### TASK DETAILS
The required output is every entry, printed exactly as written.

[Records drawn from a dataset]
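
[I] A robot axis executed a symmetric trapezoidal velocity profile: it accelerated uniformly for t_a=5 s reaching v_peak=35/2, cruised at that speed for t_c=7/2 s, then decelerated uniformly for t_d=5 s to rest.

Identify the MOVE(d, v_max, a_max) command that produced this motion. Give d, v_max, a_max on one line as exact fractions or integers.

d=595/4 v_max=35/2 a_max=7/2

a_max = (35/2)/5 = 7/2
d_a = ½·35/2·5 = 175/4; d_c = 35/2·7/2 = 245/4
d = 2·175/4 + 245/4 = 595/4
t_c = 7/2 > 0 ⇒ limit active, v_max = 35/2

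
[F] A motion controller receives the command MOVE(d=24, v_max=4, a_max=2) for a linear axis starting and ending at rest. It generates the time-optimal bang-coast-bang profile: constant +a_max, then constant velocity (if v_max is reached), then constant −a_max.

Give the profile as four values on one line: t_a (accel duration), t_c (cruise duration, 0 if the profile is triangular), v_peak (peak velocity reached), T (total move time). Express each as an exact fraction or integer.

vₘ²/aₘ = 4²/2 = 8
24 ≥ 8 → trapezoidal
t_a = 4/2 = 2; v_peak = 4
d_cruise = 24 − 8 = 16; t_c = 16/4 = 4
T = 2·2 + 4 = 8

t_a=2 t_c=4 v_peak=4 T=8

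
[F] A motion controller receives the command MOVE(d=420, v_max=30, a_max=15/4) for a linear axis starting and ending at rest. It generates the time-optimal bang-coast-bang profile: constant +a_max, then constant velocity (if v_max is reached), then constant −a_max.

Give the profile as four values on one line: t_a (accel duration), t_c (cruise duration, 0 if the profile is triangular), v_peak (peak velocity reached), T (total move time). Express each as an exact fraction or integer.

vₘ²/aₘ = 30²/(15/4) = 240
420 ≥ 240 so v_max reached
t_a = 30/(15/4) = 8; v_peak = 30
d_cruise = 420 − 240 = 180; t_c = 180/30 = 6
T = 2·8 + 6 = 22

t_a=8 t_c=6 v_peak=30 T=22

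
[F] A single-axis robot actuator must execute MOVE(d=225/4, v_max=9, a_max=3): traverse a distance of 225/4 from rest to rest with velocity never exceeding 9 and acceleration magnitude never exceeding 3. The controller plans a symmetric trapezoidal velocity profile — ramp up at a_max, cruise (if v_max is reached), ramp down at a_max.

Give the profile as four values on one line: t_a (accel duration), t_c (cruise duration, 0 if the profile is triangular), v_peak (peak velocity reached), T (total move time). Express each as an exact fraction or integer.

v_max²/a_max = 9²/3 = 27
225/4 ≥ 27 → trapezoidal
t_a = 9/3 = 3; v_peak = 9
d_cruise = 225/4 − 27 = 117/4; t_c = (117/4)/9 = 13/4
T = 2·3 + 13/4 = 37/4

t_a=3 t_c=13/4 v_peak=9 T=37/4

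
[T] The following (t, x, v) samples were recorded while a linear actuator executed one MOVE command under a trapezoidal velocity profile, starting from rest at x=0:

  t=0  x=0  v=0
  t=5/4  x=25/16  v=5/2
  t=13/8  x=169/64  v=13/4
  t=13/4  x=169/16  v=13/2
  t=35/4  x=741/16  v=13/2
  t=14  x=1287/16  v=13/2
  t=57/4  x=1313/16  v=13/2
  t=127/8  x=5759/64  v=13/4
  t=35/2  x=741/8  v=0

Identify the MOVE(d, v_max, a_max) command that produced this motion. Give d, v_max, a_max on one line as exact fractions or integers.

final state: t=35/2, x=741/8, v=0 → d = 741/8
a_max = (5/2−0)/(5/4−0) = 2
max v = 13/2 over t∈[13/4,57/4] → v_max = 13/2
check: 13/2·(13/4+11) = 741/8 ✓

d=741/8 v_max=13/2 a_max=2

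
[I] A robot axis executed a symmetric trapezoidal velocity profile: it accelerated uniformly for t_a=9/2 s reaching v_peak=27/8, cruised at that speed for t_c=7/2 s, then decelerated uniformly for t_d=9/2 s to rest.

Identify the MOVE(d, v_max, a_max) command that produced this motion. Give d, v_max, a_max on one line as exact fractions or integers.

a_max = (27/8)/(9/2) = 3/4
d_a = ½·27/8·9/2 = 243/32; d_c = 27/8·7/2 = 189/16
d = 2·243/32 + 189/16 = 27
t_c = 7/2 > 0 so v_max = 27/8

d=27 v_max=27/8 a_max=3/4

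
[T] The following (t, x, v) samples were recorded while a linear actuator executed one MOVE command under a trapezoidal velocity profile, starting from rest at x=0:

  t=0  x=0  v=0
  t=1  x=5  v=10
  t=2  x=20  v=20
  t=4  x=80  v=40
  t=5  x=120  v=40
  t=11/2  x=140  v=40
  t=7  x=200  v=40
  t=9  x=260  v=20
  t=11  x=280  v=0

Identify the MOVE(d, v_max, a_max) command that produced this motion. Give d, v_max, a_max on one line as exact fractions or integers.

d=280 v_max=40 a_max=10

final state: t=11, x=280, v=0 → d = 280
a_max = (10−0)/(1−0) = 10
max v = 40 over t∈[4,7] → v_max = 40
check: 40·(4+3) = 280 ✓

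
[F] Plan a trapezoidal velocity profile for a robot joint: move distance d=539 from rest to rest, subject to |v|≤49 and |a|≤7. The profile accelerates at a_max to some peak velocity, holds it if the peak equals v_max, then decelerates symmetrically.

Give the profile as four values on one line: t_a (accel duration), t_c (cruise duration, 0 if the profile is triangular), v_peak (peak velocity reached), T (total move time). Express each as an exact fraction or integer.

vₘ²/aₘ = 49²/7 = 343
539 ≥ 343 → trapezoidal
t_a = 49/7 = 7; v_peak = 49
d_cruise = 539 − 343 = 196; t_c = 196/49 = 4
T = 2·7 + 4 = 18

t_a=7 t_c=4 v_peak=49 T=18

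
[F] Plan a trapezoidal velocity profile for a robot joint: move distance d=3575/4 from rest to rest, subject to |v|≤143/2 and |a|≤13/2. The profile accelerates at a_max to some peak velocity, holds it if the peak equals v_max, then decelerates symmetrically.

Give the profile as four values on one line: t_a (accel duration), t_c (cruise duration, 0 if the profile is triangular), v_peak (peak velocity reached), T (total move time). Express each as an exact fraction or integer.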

### ANSWER TO THIS TASK
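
[I] A robot axis executed a symmetric trapezoidal velocity profile: it accelerated uniformly for t_a=5 s reaching v_peak=35/2, cruised at that speed for t_c=7/2 s, then decelerated uniformly for t_d=5 s to rest.

Identify the MOVE(d, v_max, a_max) command that produced this motion. Give d, v_max, a_max on one line as exact fractions or integers.

d=595/4 v_max=35/2 a_max=7/2

a_max = (35/2)/5 = 7/2
d_a = ½·35/2·5 = 175/4; d_c = 35/2·7/2 = 245/4
d = 2·175/4 + 245/4 = 595/4
t_c = 7/2 > 0 ⇒ limit active, v_max = 35/2

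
[F] A motion controller receives the command MOVE(d=24, v_max=4, a_max=2) for a linear axis starting and ending at rest. It generates the time-optimal bang-coast-bang profile: constant +a_max, then constant velocity (if v_max is reached), then constant −a_max.

Give the profile as four values on one line: t_a (accel duration), t_c (cruise duration, 0 if the profile is triangular), v_peak (peak velocity reached), T (total move time). Express each as an exact fraction or integer.

vₘ²/aₘ = 4²/2 = 8
24 ≥ 8 → trapezoidal
t_a = 4/2 = 2; v_peak = 4
d_cruise = 24 − 8 = 16; t_c = 16/4 = 4
T = 2·2 + 4 = 8

t_a=2 t_c=4 v_peak=4 T=8

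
[F] A motion controller receives the command MOVE(d=420, v_max=30, a_max=15/4) for a linear axis starting and ending at rest. It generates the time-optimal bang-coast-bang profile: constant +a_max, then constant velocity (if v_max is reached), then constant −a_max.

Give the profile as four values on one line: t_a (accel duration), t_c (cruise duration, 0 if the profile is triangular), v_peak (peak velocity reached), T (total move time). Express each as an exact fraction or integer.

vₘ²/aₘ = 30²/(15/4) = 240
420 ≥ 240 so v_max reached
t_a = 30/(15/4) = 8; v_peak = 30
d_cruise = 420 − 240 = 180; t_c = 180/30 = 6
T = 2·8 + 6 = 22

t_a=8 t_c=6 v_peak=30 T=22

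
[F] A single-axis robot actuator must execute MOVE(d=225/4, v_max=9, a_max=3): traverse a distance of 225/4 from rest to rest with velocity never exceeding 9 and acceleration magnitude never exceeding 3. The controller plans a symmetric trapezoidal velocity profile — ramp up at a_max, cruise (if v_max is reached), ramp down at a_max.

Give the profile as four values on one line: t_a (accel duration), t_c (cruise duration, 0 if the profile is triangular), v_peak (peak velocity reached), T (total move time). Express each as an exact fraction or integer.

v_max²/a_max = 9²/3 = 27
225/4 ≥ 27 → trapezoidal
t_a = 9/3 = 3; v_peak = 9
d_cruise = 225/4 − 27 = 117/4; t_c = (117/4)/9 = 13/4
T = 2·3 + 13/4 = 37/4

t_a=3 t_c=13/4 v_peak=9 T=37/4

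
[T] The following (t, x, v) samples were recorded while a linear actuator executed one MOVE command under a trapezoidal velocity profile, starting from rest at x=0:

  t=0  x=0  v=0
  t=5/4  x=25/16  v=5/2
  t=13/8  x=169/64  v=13/4
  t=13/4  x=169/16  v=13/2
  t=35/4  x=741/16  v=13/2
  t=14  x=1287/16  v=13/2
  t=57/4  x=1313/16  v=13/2
  t=127/8  x=5759/64  v=13/4
  t=35/2  x=741/8  v=0

Identify the MOVE(d, v_max, a_max) command that produced this motion. Give d, v_max, a_max on one line as exact fractions or integers.

final state: t=35/2, x=741/8, v=0 → d = 741/8
a_max = (5/2−0)/(5/4−0) = 2
max v = 13/2 over t∈[13/4,57/4] → v_max = 13/2
check: 13/2·(13/4+11) = 741/8 ✓

d=741/8 v_max=13/2 a_max=2

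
[I] A robot axis executed a symmetric trapezoidal velocity profile: it accelerated uniformly for t_a=9/2 s reaching v_peak=27/8, cruised at that speed for t_c=7/2 s, then decelerated uniformly for t_d=9/2 s to rest.

Identify the MOVE(d, v_max, a_max) command that produced this motion. Give d, v_max, a_max on one line as exact fractions or integers.

a_max = (27/8)/(9/2) = 3/4
d_a = ½·27/8·9/2 = 243/32; d_c = 27/8·7/2 = 189/16
d = 2·243/32 + 189/16 = 27
t_c = 7/2 > 0 so v_max = 27/8

d=27 v_max=27/8 a_max=3/4

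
[T] The following (t, x, v) samples were recorded while a linear actuator executed one MOVE command under a trapezoidal velocity profile, starting from rest at x=0:

  t=0  x=0  v=0
  t=1  x=5  v=10
  t=2  x=20  v=20
  t=4  x=80  v=40
  t=5  x=120  v=40
  t=11/2  x=140  v=40
  t=7  x=200  v=40
  t=9  x=260  v=20
  t=11  x=280  v=0

Identify the MOVE(d, v_max, a_max) command that produced this motion. Give d, v_max, a_max on one line as exact fractions or integers.

d=280 v_max=40 a_max=10

final state: t=11, x=280, v=0 → d = 280
a_max = (10−0)/(1−0) = 10
max v = 40 over t∈[4,7] → v_max = 40
check: 40·(4+3) = 280 ✓

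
[F] Plan a trapezoidal velocity profile for a robot joint: move distance d=539 from rest to rest, subject to |v|≤49 and |a|≤7. The profile accelerates at a_max to some peak velocity, holds it if the peak equals v_max, then decelerates symmetrically.

Give the profile as four values on one line: t_a (accel duration), t_c (cruise duration, 0 if the profile is triangular), v_peak (peak velocity reached), T (total move time). Express each as an exact fraction or integer.

vₘ²/aₘ = 49²/7 = 343
539 ≥ 343 → trapezoidal
t_a = 49/7 = 7; v_peak = 49
d_cruise = 539 − 343 = 196; t_c = 196/49 = 4
T = 2·7 + 4 = 18

t_a=7 t_c=4 v_peak=49 T=18

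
[F] Plan a trapezoidal velocity profile for a robot joint: move distance d=3575/4 from rest to rest, subject to |v|≤143/2 and |a|≤13/2. The profile accelerates at a_max to some peak velocity, holds it if the peak equals v_max, then decelerates symmetrically.

Give the profile as four values on one line: t_a (accel duration), t_c (cruise duration, 0 if the profile is triangular), v_peak (peak velocity reached), T (total move time). Express each as an exact fraction or integer.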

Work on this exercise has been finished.